- WORK REQUIRED: Look through the records below for the line with "Let n = -118/128, M" and the line with "Answer: -69498/7 ≈ -9928.3", then return those lines and all lines between, exactly.

+ + + + + + +

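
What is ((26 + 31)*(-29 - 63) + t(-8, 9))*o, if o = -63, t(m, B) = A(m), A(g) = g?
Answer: 330876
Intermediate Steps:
t(m, B) = m
((26 + 31)*(-29 - 63) + t(-8, 9))*o = ((26 + 31)*(-29 - 63) - 8)*(-63) = (57*(-92) - 8)*(-63) = (-5244 - 8)*(-63) = -5252*(-63) = 330876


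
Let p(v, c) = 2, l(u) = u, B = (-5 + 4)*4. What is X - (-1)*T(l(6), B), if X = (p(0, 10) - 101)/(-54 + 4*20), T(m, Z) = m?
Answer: 57/26 ≈ 2.1923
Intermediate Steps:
B = -4 (B = -1*4 = -4)
X = -99/26 (X = (2 - 101)/(-54 + 4*20) = -99/(-54 + 80) = -99/26 ≈ -3.8077)
X - (-1)*T(l(6), B) = -99/26 - (-1)*6 = -99/26 - 1*(-6) = -99/26 + 6 = 57/26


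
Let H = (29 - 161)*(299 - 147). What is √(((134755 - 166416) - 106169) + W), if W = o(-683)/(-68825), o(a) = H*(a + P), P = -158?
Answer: I*√26161823899222/13765 ≈ 371.58*I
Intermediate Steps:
H = -20064 (H = -132*152 = -20064)
o(a) = 3170112 - 20064*a (o(a) = -20064*(a - 158) = -20064*(-158 + a) = 3170112 - 20064*a)
W = -16873824/68825 (W = (3170112 - 20064*(-683))/(-68825) = (3170112 + 13703712)*(-1/68825) = 16873824*(-1/68825) = -16873824/68825 ≈ -245.17)
√(((134755 - 166416) - 106169) + W) = √(((134755 - 166416) - 106169) - 16873824/68825) = √((-31661 - 106169) - 16873824/68825) = √(-137830 - 16873824/68825) = √(-9503023574/68825) = I*√26161823899222/13765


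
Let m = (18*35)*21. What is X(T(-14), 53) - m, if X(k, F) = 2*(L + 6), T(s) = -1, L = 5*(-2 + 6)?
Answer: -13178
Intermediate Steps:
m = 13230 (m = 630*21 = 13230)
L = 20 (L = 5*4 = 20)
X(k, F) = 52 (X(k, F) = 2*(20 + 6) = 2*26 = 52)
X(T(-14), 53) - m = 52 - 1*13230 = 52 - 13230 = -13178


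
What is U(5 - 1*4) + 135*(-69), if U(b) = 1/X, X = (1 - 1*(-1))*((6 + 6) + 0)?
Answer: -223559/24 ≈ -9315.0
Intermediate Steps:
X = 24 (X = (1 + 1)*(12 + 0) = 2*12 = 24)
U(b) = 1/24
U(5 - 1*4) + 135*(-69) = 1/24 + 135*(-69) = 1/24 - 9315 = -223559/24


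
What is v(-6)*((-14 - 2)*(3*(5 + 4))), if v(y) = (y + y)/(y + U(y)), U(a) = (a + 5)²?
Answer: -5184/5 ≈ -1036.8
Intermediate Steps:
U(a) = (5 + a)²
v(y) = 2*y/(y + (5 + y)²) (v(y) = (y + y)/(y + (5 + y)²) = (2*y)/(y + (5 + y)²) = 2*y/(y + (5 + y)²))
v(-6)*((-14 - 2)*(3*(5 + 4))) = (2*(-6)/(-6 + (5 - 6)²))*((-14 - 2)*(3*(5 + 4))) = (2*(-6)/(-6 + (-1)²))*(-48*9) = (2*(-6)/(-6 + 1))*(-16*27) = (2*(-6)/(-5))*(-432) = (2*(-6)*(-⅕))*(-432) = (12/5)*(-432) = -5184/5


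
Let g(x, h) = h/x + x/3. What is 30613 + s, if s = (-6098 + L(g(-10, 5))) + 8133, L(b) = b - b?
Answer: 32648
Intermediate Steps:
g(x, h) = x/3 + h/x (g(x, h) = h/x + x*(1/3) = h/x + x/3 = x/3 + h/x)
L(b) = 0
s = 2035 (s = (-6098 + 0) + 8133 = -6098 + 8133 = 2035)
30613 + s = 30613 + 2035 = 32648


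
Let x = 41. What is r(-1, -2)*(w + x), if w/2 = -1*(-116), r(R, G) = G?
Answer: -546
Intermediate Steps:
w = 232 (w = 2*(-1*(-116)) = 2*116 = 232)
r(-1, -2)*(w + x) = -2*(232 + 41) = -2*273 = -546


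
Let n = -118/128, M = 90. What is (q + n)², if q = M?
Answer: 32501401/4096 ≈ 7934.9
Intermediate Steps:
q = 90
n = -59/64 (n = -118*1/128 = -59/64 ≈ -0.92188)
(q + n)² = (90 - 59/64)² = (5701/64)² = 32501401/4096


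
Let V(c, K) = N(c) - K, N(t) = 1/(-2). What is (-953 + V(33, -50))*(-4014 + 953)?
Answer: 5531227/2 ≈ 2.7656e+6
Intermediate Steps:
N(t) = -½
V(c, K) = -½ - K
(-953 + V(33, -50))*(-4014 + 953) = (-953 + (-½ - 1*(-50)))*(-4014 + 953) = (-953 + (-½ + 50))*(-3061) = (-953 + 99/2)*(-3061) = -1807/2*(-3061) = 5531227/2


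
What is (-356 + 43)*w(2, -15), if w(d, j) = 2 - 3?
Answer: 313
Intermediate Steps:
w(d, j) = -1
(-356 + 43)*w(2, -15) = (-356 + 43)*(-1) = -313*(-1) = 313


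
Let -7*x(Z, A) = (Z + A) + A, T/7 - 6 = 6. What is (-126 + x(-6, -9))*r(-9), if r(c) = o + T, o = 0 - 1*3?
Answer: -69498/7 ≈ -9928.3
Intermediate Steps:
T = 84 (T = 42 + 7*6 = 42 + 42 = 84)
x(Z, A) = -2*A/7 - Z/7 (x(Z, A) = -((Z + A) + A)/7 = -((A + Z) + A)/7 = -(Z + 2*A)/7 = -2*A/7 - Z/7)
o = -3 (o = 0 - 3 = -3)
r(c) = 81 (r(c) = -3 + 84 = 81)
(-126 + x(-6, -9))*r(-9) = (-126 + (-2/7*(-9) - ⅐*(-6)))*81 = (-126 + (18/7 + 6/7))*81 = (-126 + 24/7)*81 = -858/7*81 = -69498/7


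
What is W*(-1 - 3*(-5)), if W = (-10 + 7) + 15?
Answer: 168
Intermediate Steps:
W = 12 (W = -3 + 15 = 12)
W*(-1 - 3*(-5)) = 12*(-1 - 3*(-5)) = 12*(-1 + 15) = 12*14 = 168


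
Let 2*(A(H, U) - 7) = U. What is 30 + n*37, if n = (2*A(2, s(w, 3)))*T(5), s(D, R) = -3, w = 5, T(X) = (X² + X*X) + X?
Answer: 22415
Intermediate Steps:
T(X) = X + 2*X² (T(X) = (X² + X²) + X = 2*X² + X = X + 2*X²)
A(H, U) = 7 + U/2
n = 605 (n = (2*(7 + (½)*(-3)))*(5*(1 + 2*5)) = (2*(7 - 3/2))*(5*(1 + 10)) = (2*(11/2))*(5*11) = 11*55 = 605)
30 + n*37 = 30 + 605*37 = 30 + 22385 = 22415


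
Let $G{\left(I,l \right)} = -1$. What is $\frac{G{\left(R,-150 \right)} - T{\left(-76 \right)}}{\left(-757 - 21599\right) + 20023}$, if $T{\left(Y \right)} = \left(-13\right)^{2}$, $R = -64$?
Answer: $\frac{170}{2333} \approx 0.072868$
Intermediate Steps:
$T{\left(Y \right)} = 169$
$\frac{G{\left(R,-150 \right)} - T{\left(-76 \right)}}{\left(-757 - 21599\right) + 20023} = \frac{-1 - 169}{\left(-757 - 21599\right) + 20023} = \frac{-1 - 169}{-22356 + 20023} = - \frac{170}{-2333} = \left(-170\right) \left(- \frac{1}{2333}\right) = \frac{170}{2333}$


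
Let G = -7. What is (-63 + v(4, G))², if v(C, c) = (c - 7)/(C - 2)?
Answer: 4900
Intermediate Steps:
v(C, c) = (-7 + c)/(-2 + C)
(-63 + v(4, G))² = (-63 + (-7 - 7)/(-2 + 4))² = (-63 - 14/2)² = (-63 + (½)*(-14))² = (-63 - 7)² = (-70)² = 4900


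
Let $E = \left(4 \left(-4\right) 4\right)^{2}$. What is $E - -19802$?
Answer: $23898$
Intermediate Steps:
$E = 4096$ ($E = \left(\left(-16\right) 4\right)^{2} = \left(-64\right)^{2} = 4096$)
$E - -19802 = 4096 - -19802 = 4096 + 19802 = 23898$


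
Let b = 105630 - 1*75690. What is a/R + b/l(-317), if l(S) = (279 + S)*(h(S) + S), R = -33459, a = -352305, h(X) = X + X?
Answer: 2113475/186079 ≈ 11.358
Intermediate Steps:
h(X) = 2*X
l(S) = 3*S*(279 + S) (l(S) = (279 + S)*(2*S + S) = (279 + S)*(3*S) = 3*S*(279 + S))
b = 29940 (b = 105630 - 75690 = 29940)
a/R + b/l(-317) = -352305/(-33459) + 29940/((3*(-317)*(279 - 317))) = -352305*(-1/33459) + 29940/((3*(-317)*(-38))) = 117435/11153 + 29940/36138 = 117435/11153 + 29940*(1/36138) = 117435/11153 + 4990/6023 = 2113475/186079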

+ + + + + + +

- SOLUTION TO THE PROBLEM:
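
Let n = -118/128, M = 90. What is (q + n)², if q = M?
Answer: 32501401/4096 ≈ 7934.9
Intermediate Steps:
q = 90
n = -59/64 (n = -118*1/128 = -59/64 ≈ -0.92188)
(q + n)² = (90 - 59/64)² = (5701/64)² = 32501401/4096


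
Let V(c, K) = N(c) - K, N(t) = 1/(-2). What is (-953 + V(33, -50))*(-4014 + 953)?
Answer: 5531227/2 ≈ 2.7656e+6
Intermediate Steps:
N(t) = -½
V(c, K) = -½ - K
(-953 + V(33, -50))*(-4014 + 953) = (-953 + (-½ - 1*(-50)))*(-4014 + 953) = (-953 + (-½ + 50))*(-3061) = (-953 + 99/2)*(-3061) = -1807/2*(-3061) = 5531227/2


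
What is (-356 + 43)*w(2, -15), if w(d, j) = 2 - 3?
Answer: 313
Intermediate Steps:
w(d, j) = -1
(-356 + 43)*w(2, -15) = (-356 + 43)*(-1) = -313*(-1) = 313


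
Let -7*x(Z, A) = (Z + A) + A, T/7 - 6 = 6. What is (-126 + x(-6, -9))*r(-9), if r(c) = o + T, o = 0 - 1*3?
Answer: -69498/7 ≈ -9928.3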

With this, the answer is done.